[Dataset entries]
============

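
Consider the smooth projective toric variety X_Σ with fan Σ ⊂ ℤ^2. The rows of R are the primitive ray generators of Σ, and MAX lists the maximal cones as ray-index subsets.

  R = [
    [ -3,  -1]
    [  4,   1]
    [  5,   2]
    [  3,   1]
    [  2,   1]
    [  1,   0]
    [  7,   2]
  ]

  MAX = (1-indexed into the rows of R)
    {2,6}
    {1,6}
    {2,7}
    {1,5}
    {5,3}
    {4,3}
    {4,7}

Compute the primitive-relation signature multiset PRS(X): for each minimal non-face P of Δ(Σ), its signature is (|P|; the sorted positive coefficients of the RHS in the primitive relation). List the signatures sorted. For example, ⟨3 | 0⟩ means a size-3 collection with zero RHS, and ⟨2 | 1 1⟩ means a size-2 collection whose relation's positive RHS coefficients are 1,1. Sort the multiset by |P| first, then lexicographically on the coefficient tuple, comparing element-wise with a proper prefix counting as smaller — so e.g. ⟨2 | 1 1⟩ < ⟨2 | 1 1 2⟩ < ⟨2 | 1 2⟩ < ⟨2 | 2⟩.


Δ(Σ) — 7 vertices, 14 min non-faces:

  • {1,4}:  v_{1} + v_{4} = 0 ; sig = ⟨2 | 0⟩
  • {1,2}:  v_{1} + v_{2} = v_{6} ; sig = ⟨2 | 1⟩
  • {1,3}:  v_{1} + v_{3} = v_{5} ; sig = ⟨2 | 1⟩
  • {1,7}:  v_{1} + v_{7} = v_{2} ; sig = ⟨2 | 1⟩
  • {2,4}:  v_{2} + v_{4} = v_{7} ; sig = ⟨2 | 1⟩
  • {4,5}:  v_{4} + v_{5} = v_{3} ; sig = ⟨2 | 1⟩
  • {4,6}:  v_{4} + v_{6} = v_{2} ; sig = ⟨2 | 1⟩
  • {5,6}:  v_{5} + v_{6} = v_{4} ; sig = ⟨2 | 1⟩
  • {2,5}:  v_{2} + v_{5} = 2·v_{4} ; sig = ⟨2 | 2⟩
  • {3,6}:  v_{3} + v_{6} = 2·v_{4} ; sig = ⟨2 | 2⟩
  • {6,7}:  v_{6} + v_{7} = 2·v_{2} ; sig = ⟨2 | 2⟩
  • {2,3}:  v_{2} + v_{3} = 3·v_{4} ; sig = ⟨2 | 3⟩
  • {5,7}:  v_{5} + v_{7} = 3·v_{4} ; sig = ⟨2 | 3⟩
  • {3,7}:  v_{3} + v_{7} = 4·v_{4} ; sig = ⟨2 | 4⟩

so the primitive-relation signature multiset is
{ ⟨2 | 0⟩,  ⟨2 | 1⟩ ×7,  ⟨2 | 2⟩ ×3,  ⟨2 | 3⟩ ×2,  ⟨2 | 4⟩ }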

============

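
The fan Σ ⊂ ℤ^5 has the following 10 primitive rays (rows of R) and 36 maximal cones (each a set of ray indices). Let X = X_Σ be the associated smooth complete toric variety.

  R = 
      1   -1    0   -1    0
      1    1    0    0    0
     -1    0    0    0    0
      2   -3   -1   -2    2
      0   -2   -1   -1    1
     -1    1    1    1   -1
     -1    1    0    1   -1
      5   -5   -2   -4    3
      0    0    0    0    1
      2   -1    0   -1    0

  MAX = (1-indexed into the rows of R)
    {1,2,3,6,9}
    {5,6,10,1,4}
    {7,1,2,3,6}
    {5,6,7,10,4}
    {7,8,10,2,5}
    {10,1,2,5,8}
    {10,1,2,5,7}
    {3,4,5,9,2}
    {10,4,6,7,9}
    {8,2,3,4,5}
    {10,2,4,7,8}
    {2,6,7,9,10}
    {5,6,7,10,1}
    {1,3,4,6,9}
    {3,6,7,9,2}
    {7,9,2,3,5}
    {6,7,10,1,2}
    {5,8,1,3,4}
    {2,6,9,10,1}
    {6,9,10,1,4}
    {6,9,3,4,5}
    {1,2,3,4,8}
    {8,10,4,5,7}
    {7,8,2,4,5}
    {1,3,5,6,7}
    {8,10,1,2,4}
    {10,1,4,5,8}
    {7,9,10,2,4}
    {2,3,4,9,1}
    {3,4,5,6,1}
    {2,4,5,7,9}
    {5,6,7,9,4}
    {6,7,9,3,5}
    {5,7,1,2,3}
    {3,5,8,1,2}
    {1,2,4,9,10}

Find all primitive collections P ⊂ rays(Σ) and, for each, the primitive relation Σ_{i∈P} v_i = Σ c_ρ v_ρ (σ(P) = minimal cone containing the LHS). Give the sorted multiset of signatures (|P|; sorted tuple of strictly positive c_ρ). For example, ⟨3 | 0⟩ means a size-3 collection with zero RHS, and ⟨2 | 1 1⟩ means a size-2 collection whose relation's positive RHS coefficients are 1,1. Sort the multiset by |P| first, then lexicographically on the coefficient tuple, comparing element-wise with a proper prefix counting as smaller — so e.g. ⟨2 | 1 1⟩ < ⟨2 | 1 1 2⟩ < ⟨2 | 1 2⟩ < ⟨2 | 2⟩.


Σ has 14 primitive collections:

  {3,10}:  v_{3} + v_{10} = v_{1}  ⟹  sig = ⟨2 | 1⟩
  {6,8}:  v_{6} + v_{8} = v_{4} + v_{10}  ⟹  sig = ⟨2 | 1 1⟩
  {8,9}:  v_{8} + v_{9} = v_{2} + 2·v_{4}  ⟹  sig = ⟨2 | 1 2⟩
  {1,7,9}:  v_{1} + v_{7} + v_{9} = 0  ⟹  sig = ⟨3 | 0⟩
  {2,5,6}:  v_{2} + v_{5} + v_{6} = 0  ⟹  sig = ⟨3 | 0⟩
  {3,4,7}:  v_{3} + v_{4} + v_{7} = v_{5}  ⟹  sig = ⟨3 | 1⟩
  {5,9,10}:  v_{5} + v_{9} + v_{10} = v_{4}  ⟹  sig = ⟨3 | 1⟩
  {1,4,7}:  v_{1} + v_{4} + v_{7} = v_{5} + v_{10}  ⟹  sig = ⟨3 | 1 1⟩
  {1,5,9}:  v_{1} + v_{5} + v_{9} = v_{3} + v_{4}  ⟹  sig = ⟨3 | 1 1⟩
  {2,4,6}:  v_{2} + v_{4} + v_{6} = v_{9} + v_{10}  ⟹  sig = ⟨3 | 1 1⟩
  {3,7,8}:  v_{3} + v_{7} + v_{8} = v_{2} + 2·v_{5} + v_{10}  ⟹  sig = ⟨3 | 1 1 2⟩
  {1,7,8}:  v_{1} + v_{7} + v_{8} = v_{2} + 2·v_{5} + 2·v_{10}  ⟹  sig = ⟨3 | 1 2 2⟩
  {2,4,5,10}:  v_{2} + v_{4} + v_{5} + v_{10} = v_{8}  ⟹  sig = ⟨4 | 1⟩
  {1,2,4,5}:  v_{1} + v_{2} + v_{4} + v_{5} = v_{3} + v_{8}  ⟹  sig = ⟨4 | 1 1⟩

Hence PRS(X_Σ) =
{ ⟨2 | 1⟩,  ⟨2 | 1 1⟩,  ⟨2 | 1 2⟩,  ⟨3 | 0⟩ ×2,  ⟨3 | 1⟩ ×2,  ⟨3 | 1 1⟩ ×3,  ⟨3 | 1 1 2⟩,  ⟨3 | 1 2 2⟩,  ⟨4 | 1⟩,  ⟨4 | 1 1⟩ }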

============

◆ About this task ◆
Every line that holds the string "cones" must be copied from the records above.

◆ Completed exercise ◆
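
Consider the smooth projective toric variety X_Σ with fan Σ ⊂ ℤ^2. The rows of R are the primitive ray generators of Σ, and MAX lists the maximal cones as ray-index subsets.
The fan Σ ⊂ ℤ^5 has the following 10 primitive rays (rows of R) and 36 maximal cones (each a set of ray indices). Let X = X_Σ be the associated smooth complete toric variety.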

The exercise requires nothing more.